Exercise:
Could you return the entire listing below exactly as written?

Supplied entries:
☆ ☆ ☆

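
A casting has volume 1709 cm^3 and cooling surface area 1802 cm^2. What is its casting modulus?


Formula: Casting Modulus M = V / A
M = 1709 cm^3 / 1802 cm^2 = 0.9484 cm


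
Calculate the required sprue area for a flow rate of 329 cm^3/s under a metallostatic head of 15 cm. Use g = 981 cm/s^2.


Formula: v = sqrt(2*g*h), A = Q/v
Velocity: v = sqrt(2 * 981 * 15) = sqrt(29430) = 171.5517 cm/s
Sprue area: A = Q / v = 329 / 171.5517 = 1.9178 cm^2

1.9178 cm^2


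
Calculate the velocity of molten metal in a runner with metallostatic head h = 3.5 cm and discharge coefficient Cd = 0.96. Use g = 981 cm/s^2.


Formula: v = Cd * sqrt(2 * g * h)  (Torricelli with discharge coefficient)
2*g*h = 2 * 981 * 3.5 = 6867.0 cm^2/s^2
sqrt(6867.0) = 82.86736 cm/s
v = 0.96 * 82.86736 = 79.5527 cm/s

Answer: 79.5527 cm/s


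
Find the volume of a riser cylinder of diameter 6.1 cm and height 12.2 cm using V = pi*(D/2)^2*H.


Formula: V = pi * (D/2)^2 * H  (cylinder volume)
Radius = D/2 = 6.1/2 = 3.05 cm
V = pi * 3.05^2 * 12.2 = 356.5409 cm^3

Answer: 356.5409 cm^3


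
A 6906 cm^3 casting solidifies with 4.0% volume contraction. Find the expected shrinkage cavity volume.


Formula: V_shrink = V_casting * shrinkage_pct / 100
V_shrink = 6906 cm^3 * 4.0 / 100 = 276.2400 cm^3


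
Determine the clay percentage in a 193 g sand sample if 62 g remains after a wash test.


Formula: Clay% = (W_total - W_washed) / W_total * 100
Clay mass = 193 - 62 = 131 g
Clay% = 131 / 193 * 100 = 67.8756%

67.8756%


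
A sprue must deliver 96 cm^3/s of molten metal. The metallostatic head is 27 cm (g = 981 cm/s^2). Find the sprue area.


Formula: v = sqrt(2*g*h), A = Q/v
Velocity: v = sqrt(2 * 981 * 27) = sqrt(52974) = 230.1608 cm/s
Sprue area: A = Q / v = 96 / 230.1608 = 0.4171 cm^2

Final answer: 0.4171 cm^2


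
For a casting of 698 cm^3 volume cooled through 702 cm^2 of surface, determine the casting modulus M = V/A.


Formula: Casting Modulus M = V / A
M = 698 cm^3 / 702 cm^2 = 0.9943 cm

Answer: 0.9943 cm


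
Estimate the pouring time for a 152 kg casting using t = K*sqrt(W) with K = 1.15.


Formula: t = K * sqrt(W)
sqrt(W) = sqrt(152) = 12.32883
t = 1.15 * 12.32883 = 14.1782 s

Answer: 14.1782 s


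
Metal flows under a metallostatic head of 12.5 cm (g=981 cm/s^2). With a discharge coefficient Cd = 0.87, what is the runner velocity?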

☆ ☆ ☆

Response for this exercise:
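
A casting has volume 1709 cm^3 and cooling surface area 1802 cm^2. What is its casting modulus?


Formula: Casting Modulus M = V / A
M = 1709 cm^3 / 1802 cm^2 = 0.9484 cm


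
Calculate the required sprue area for a flow rate of 329 cm^3/s under a metallostatic head of 15 cm. Use g = 981 cm/s^2.


Formula: v = sqrt(2*g*h), A = Q/v
Velocity: v = sqrt(2 * 981 * 15) = sqrt(29430) = 171.5517 cm/s
Sprue area: A = Q / v = 329 / 171.5517 = 1.9178 cm^2

1.9178 cm^2


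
Calculate the velocity of molten metal in a runner with metallostatic head h = 3.5 cm and discharge coefficient Cd = 0.96. Use g = 981 cm/s^2.


Formula: v = Cd * sqrt(2 * g * h)  (Torricelli with discharge coefficient)
2*g*h = 2 * 981 * 3.5 = 6867.0 cm^2/s^2
sqrt(6867.0) = 82.86736 cm/s
v = 0.96 * 82.86736 = 79.5527 cm/s

Answer: 79.5527 cm/s


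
Find the volume of a riser cylinder of diameter 6.1 cm and height 12.2 cm using V = pi*(D/2)^2*H.


Formula: V = pi * (D/2)^2 * H  (cylinder volume)
Radius = D/2 = 6.1/2 = 3.05 cm
V = pi * 3.05^2 * 12.2 = 356.5409 cm^3

Answer: 356.5409 cm^3


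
A 6906 cm^3 casting solidifies with 4.0% volume contraction. Find the expected shrinkage cavity volume.


Formula: V_shrink = V_casting * shrinkage_pct / 100
V_shrink = 6906 cm^3 * 4.0 / 100 = 276.2400 cm^3


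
Determine the clay percentage in a 193 g sand sample if 62 g remains after a wash test.


Formula: Clay% = (W_total - W_washed) / W_total * 100
Clay mass = 193 - 62 = 131 g
Clay% = 131 / 193 * 100 = 67.8756%

67.8756%


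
A sprue must deliver 96 cm^3/s of molten metal. The metallostatic head is 27 cm (g = 981 cm/s^2). Find the sprue area.


Formula: v = sqrt(2*g*h), A = Q/v
Velocity: v = sqrt(2 * 981 * 27) = sqrt(52974) = 230.1608 cm/s
Sprue area: A = Q / v = 96 / 230.1608 = 0.4171 cm^2

Final answer: 0.4171 cm^2


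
For a casting of 698 cm^3 volume cooled through 702 cm^2 of surface, determine the casting modulus M = V/A.


Formula: Casting Modulus M = V / A
M = 698 cm^3 / 702 cm^2 = 0.9943 cm

Answer: 0.9943 cm


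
Estimate the pouring time for a 152 kg casting using t = K*sqrt(W) with K = 1.15.


Formula: t = K * sqrt(W)
sqrt(W) = sqrt(152) = 12.32883
t = 1.15 * 12.32883 = 14.1782 s

Answer: 14.1782 s


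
Metal flows under a metallostatic head of 12.5 cm (g=981 cm/s^2). With a discharge coefficient Cd = 0.87, what is the runner velocity?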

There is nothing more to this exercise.